(Stored items)
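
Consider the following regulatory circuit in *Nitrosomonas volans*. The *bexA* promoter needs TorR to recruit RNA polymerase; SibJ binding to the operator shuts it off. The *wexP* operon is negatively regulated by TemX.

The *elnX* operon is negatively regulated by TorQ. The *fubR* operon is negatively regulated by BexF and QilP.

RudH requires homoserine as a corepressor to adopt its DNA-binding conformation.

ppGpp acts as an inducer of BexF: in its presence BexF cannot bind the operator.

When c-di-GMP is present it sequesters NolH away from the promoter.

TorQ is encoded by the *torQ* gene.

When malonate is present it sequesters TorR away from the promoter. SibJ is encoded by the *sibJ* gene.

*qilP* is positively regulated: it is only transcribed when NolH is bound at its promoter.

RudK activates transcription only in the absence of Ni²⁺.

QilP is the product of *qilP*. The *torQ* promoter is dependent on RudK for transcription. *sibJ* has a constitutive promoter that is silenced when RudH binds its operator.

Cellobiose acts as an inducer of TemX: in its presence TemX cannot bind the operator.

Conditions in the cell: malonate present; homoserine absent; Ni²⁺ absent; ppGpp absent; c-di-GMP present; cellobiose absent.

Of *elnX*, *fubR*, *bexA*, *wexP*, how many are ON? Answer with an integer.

0

Ni²⁺ is absent, so RudK is active.
No repressor is bound and RudK is active, so *torQ* is transcribed.
So TorQ is produced and active.
With repressor TorQ bound, *elnX* is not transcribed.
→ *elnX* is OFF.
ppGpp is absent, so BexF is active.
c-di-GMP is present, so NolH is inactive.
Required activator NolH is absent, so *qilP* is not transcribed.
So QilP is not produced.
With repressor BexF bound, *fubR* is not transcribed.
→ *fubR* is OFF.
Homoserine is absent, so RudH is inactive.
With no repressor bound, *sibJ* is transcribed.
So SibJ is produced and active.
Malonate is present, so TorR is inactive.
With repressor SibJ bound, *bexA* is not transcribed.
→ *bexA* is OFF.
Cellobiose is absent, so TemX is active.
With repressor TemX bound, *wexP* is not transcribed.
→ *wexP* is OFF.
0 of the 4 genes are transcribed.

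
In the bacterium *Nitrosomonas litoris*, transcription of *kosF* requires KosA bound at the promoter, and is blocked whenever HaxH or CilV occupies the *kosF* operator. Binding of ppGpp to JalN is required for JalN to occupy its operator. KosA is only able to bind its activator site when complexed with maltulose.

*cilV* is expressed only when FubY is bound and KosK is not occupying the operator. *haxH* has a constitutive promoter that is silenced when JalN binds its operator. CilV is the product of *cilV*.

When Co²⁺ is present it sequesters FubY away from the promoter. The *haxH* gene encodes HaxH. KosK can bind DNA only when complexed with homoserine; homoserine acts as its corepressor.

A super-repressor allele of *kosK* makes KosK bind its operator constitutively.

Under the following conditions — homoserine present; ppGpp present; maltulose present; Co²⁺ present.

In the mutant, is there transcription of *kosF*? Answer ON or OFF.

Maltulose is present, so KosA is active.
ppGpp is present, so JalN is active.
With repressor JalN bound, *haxH* is not transcribed.
So HaxH is not produced.
KosK is constitutively active in this strain.
Co²⁺ is present, so FubY is inactive.
With repressor KosK bound, *cilV* is not transcribed.
So CilV is not produced.
No repressor is bound and KosA is active, so *kosF* is transcribed.

ON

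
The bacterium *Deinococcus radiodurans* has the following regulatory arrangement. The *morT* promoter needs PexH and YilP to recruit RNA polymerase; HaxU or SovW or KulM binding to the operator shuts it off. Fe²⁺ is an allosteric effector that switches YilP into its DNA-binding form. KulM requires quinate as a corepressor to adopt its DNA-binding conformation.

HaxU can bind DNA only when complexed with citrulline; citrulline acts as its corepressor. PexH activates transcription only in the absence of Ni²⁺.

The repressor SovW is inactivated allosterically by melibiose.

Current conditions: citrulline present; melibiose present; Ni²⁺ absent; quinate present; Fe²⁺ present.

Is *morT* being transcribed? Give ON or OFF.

Citrulline is present, so HaxU is active.
Ni²⁺ is absent, so PexH is active.
Fe²⁺ is present, so YilP is active.
Melibiose is present, so SovW is inactive.
Quinate is present, so KulM is active.
With repressor HaxU bound, *morT* is not transcribed.

OFF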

* [ACTION ITEM]
Looking at the data above, write out exactly the lines that start at the one containing "The *elnX* operon" and end at the one containing "RudK activates transcription"; include both and nothing beyond.

* [TASK RESPONSE]
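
The *elnX* operon is negatively regulated by TorQ. The *fubR* operon is negatively regulated by BexF and QilP.

RudH requires homoserine as a corepressor to adopt its DNA-binding conformation.

ppGpp acts as an inducer of BexF: in its presence BexF cannot bind the operator.

When c-di-GMP is present it sequesters NolH away from the promoter.

TorQ is encoded by the *torQ* gene.

When malonate is present it sequesters TorR away from the promoter. SibJ is encoded by the *sibJ* gene.

*qilP* is positively regulated: it is only transcribed when NolH is bound at its promoter.

RudK activates transcription only in the absence of Ni²⁺.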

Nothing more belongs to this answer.